**Collected data**.
--- START ---
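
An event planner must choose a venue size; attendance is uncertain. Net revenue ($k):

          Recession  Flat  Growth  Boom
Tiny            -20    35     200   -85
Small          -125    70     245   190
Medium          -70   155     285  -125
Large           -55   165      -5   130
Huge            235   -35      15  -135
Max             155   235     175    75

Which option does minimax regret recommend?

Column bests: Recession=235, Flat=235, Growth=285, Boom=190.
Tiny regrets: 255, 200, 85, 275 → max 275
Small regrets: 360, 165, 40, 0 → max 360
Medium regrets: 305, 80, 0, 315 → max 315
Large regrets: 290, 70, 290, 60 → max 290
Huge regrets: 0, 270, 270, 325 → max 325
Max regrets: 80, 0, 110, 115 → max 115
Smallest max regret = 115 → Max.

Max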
--- END ---
--- START ---
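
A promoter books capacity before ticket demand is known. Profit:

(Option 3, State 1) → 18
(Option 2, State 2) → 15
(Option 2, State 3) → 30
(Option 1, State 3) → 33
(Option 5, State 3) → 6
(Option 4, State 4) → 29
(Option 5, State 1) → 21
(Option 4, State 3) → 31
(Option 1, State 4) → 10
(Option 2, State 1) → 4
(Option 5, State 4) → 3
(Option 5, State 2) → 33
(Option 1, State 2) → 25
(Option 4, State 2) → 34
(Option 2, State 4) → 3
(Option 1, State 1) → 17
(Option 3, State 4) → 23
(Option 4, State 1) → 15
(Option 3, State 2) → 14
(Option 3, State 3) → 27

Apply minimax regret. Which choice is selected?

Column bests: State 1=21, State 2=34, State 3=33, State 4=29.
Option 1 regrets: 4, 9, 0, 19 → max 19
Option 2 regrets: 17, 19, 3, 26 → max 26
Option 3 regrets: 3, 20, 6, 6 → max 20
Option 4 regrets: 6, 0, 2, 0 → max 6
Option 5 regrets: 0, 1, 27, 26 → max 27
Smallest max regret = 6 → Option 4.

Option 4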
--- END ---
--- START ---
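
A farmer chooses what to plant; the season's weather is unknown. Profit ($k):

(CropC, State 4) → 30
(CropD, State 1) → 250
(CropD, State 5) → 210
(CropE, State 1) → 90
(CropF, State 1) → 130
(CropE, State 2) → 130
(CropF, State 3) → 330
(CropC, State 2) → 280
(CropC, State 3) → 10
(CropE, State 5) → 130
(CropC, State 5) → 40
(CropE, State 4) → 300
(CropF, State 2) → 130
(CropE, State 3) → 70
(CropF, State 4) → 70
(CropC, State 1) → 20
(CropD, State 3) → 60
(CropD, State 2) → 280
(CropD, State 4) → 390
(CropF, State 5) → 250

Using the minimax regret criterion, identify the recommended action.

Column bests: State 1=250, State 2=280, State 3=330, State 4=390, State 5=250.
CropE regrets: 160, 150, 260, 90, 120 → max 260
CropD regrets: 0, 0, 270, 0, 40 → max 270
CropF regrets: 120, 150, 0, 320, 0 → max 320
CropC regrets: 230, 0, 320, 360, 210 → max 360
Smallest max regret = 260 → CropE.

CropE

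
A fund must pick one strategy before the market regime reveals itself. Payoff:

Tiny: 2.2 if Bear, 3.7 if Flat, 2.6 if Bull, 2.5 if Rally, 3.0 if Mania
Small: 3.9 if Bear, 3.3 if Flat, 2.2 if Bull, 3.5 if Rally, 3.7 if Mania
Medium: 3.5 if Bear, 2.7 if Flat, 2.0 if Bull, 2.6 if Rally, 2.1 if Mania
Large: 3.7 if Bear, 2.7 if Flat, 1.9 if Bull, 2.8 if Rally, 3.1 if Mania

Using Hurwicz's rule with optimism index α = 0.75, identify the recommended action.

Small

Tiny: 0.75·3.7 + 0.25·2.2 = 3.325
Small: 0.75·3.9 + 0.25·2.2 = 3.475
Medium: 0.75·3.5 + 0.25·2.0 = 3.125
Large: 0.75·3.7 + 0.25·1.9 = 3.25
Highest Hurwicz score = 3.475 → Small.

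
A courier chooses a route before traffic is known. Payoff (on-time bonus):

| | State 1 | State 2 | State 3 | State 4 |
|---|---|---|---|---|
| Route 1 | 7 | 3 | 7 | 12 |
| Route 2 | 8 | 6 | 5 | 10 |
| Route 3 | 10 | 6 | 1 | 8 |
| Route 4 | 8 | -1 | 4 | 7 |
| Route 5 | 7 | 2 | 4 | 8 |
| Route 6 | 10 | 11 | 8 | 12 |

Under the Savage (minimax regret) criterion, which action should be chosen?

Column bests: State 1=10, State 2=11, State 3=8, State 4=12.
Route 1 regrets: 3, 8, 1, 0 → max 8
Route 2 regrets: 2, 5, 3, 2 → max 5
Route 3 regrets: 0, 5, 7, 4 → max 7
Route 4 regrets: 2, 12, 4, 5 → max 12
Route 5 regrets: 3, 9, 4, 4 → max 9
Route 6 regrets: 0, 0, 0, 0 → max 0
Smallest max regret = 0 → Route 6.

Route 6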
--- END ---
With "Bear" as the string to match, show every line of the entries above that has it.

**RESPONSE**.
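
Tiny: 2.2 if Bear, 3.7 if Flat, 2.6 if Bull, 2.5 if Rally, 3.0 if Mania
Small: 3.9 if Bear, 3.3 if Flat, 2.2 if Bull, 3.5 if Rally, 3.7 if Mania
Medium: 3.5 if Bear, 2.7 if Flat, 2.0 if Bull, 2.6 if Rally, 2.1 if Mania
Large: 3.7 if Bear, 2.7 if Flat, 1.9 if Bull, 2.8 if Rally, 3.1 if Mania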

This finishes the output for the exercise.